INPUT DATA:
▼▼▼
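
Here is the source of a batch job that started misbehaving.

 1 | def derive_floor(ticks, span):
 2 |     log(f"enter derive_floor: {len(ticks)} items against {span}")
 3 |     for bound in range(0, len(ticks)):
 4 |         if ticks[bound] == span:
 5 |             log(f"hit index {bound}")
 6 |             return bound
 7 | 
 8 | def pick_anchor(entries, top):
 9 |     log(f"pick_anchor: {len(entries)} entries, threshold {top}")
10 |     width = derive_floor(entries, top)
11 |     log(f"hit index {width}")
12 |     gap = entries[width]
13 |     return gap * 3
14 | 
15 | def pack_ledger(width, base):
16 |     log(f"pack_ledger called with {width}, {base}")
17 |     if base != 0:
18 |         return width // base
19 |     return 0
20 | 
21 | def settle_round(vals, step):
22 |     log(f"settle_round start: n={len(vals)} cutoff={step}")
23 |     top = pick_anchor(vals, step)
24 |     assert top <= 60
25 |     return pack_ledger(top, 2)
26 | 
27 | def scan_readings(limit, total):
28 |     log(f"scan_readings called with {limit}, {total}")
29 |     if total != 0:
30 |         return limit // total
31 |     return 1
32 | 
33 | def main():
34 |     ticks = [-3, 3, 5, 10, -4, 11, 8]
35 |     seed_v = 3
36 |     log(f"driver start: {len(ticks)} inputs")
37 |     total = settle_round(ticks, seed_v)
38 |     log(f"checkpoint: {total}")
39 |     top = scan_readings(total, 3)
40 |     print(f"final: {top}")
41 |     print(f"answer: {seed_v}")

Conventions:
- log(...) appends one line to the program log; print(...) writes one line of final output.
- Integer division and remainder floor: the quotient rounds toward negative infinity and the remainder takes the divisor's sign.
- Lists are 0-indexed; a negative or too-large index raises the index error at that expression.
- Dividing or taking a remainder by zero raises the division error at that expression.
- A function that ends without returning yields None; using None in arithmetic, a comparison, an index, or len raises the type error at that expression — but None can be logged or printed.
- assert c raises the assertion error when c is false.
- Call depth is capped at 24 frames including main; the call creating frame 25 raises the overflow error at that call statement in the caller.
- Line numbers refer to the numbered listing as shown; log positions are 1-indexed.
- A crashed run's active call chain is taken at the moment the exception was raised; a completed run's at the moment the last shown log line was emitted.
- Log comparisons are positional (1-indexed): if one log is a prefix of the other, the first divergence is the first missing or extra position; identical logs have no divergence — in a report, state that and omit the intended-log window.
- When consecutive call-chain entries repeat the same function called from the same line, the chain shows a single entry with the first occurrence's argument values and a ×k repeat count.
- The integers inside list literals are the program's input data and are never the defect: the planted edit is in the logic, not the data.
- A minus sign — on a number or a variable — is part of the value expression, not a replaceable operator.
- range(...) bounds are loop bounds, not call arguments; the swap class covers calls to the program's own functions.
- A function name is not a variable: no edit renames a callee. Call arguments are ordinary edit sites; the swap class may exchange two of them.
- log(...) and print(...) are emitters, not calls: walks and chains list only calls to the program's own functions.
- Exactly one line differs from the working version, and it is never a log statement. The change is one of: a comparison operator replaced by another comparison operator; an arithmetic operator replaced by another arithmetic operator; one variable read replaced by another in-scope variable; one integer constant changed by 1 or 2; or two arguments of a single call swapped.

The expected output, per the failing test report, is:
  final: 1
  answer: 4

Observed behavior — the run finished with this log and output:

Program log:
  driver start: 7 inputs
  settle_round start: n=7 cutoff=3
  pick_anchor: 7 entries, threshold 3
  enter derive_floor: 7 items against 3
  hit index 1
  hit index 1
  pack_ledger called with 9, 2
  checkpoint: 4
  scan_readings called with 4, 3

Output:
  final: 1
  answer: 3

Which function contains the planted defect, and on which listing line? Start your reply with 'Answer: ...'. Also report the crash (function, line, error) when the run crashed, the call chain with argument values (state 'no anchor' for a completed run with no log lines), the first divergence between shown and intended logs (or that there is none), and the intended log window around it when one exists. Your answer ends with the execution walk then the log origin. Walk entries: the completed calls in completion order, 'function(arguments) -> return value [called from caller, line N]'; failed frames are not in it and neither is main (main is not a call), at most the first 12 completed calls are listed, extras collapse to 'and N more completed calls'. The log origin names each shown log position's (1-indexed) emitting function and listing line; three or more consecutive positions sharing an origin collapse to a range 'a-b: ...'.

Answer: the defect is in main at line 41.
The tell: The two runs log identically and part ways only at the printed values.
Call chain: main -> scan_readings(4, 3) (called at line 39).
First divergence: there is none — every log position agrees.
Execution walk:
  derive_floor([-3, 3, 5, 10, -4, 11, 8], 3) -> 1  [called from pick_anchor, line 10]
  pick_anchor([-3, 3, 5, 10, -4, 11, 8], 3) -> 9  [called from settle_round, line 23]
  pack_ledger(9, 2) -> 4  [called from settle_round, line 25]
  settle_round([-3, 3, 5, 10, -4, 11, 8], 3) -> 4  [called from main, line 37]
  scan_readings(4, 3) -> 1  [called from main, line 39]
Log origin:
  1: logged in main at line 36
  2: logged in settle_round at line 22
  3: logged in pick_anchor at line 9
  4: logged in derive_floor at line 2
  5: logged in derive_floor at line 5
  6: logged in pick_anchor at line 11
  7: logged in pack_ledger at line 16
  8: logged in main at line 38
  9: logged in scan_readings at line 28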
▲▲▲
WHAT THE TASK REQUIRES: All entries above are to be transcribed verbatim.

RESPONSE BOX:
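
Here is the source of a batch job that started misbehaving.

 1 | def derive_floor(ticks, span):
 2 |     log(f"enter derive_floor: {len(ticks)} items against {span}")
 3 |     for bound in range(0, len(ticks)):
 4 |         if ticks[bound] == span:
 5 |             log(f"hit index {bound}")
 6 |             return bound
 7 | 
 8 | def pick_anchor(entries, top):
 9 |     log(f"pick_anchor: {len(entries)} entries, threshold {top}")
10 |     width = derive_floor(entries, top)
11 |     log(f"hit index {width}")
12 |     gap = entries[width]
13 |     return gap * 3
14 | 
15 | def pack_ledger(width, base):
16 |     log(f"pack_ledger called with {width}, {base}")
17 |     if base != 0:
18 |         return width // base
19 |     return 0
20 | 
21 | def settle_round(vals, step):
22 |     log(f"settle_round start: n={len(vals)} cutoff={step}")
23 |     top = pick_anchor(vals, step)
24 |     assert top <= 60
25 |     return pack_ledger(top, 2)
26 | 
27 | def scan_readings(limit, total):
28 |     log(f"scan_readings called with {limit}, {total}")
29 |     if total != 0:
30 |         return limit // total
31 |     return 1
32 | 
33 | def main():
34 |     ticks = [-3, 3, 5, 10, -4, 11, 8]
35 |     seed_v = 3
36 |     log(f"driver start: {len(ticks)} inputs")
37 |     total = settle_round(ticks, seed_v)
38 |     log(f"checkpoint: {total}")
39 |     top = scan_readings(total, 3)
40 |     print(f"final: {top}")
41 |     print(f"answer: {seed_v}")

Conventions:
- log(...) appends one line to the program log; print(...) writes one line of final output.
- Integer division and remainder floor: the quotient rounds toward negative infinity and the remainder takes the divisor's sign.
- Lists are 0-indexed; a negative or too-large index raises the index error at that expression.
- Dividing or taking a remainder by zero raises the division error at that expression.
- A function that ends without returning yields None; using None in arithmetic, a comparison, an index, or len raises the type error at that expression — but None can be logged or printed.
- assert c raises the assertion error when c is false.
- Call depth is capped at 24 frames including main; the call creating frame 25 raises the overflow error at that call statement in the caller.
- Line numbers refer to the numbered listing as shown; log positions are 1-indexed.
- A crashed run's active call chain is taken at the moment the exception was raised; a completed run's at the moment the last shown log line was emitted.
- Log comparisons are positional (1-indexed): if one log is a prefix of the other, the first divergence is the first missing or extra position; identical logs have no divergence — in a report, state that and omit the intended-log window.
- When consecutive call-chain entries repeat the same function called from the same line, the chain shows a single entry with the first occurrence's argument values and a ×k repeat count.
- The integers inside list literals are the program's input data and are never the defect: the planted edit is in the logic, not the data.
- A minus sign — on a number or a variable — is part of the value expression, not a replaceable operator.
- range(...) bounds are loop bounds, not call arguments; the swap class covers calls to the program's own functions.
- A function name is not a variable: no edit renames a callee. Call arguments are ordinary edit sites; the swap class may exchange two of them.
- log(...) and print(...) are emitters, not calls: walks and chains list only calls to the program's own functions.
- Exactly one line differs from the working version, and it is never a log statement. The change is one of: a comparison operator replaced by another comparison operator; an arithmetic operator replaced by another arithmetic operator; one variable read replaced by another in-scope variable; one integer constant changed by 1 or 2; or two arguments of a single call swapped.

The expected output, per the failing test report, is:
  final: 1
  answer: 4

Observed behavior — the run finished with this log and output:

Program log:
  driver start: 7 inputs
  settle_round start: n=7 cutoff=3
  pick_anchor: 7 entries, threshold 3
  enter derive_floor: 7 items against 3
  hit index 1
  hit index 1
  pack_ledger called with 9, 2
  checkpoint: 4
  scan_readings called with 4, 3

Output:
  final: 1
  answer: 3

Which function contains the planted defect, and on which listing line? Start your reply with 'Answer: ...'. Also report the crash (function, line, error) when the run crashed, the call chain with argument values (state 'no anchor' for a completed run with no log lines), the first divergence between shown and intended logs (or that there is none), and the intended log window around it when one exists. Your answer ends with the execution walk then the log origin. Walk entries: the completed calls in completion order, 'function(arguments) -> return value [called from caller, line N]'; failed frames are not in it and neither is main (main is not a call), at most the first 12 completed calls are listed, extras collapse to 'and N more completed calls'. The log origin names each shown log position's (1-indexed) emitting function and listing line; three or more consecutive positions sharing an origin collapse to a range 'a-b: ...'.

Answer: the defect is in main at line 41.
The tell: The two runs log identically and part ways only at the printed values.
Call chain: main -> scan_readings(4, 3) (called at line 39).
First divergence: there is none — every log position agrees.
Execution walk:
  derive_floor([-3, 3, 5, 10, -4, 11, 8], 3) -> 1  [called from pick_anchor, line 10]
  pick_anchor([-3, 3, 5, 10, -4, 11, 8], 3) -> 9  [called from settle_round, line 23]
  pack_ledger(9, 2) -> 4  [called from settle_round, line 25]
  settle_round([-3, 3, 5, 10, -4, 11, 8], 3) -> 4  [called from main, line 37]
  scan_readings(4, 3) -> 1  [called from main, line 39]
Log origin:
  1: logged in main at line 36
  2: logged in settle_round at line 22
  3: logged in pick_anchor at line 9
  4: logged in derive_floor at line 2
  5: logged in derive_floor at line 5
  6: logged in pick_anchor at line 11
  7: logged in pack_ledger at line 16
  8: logged in main at line 38
  9: logged in scan_readings at line 28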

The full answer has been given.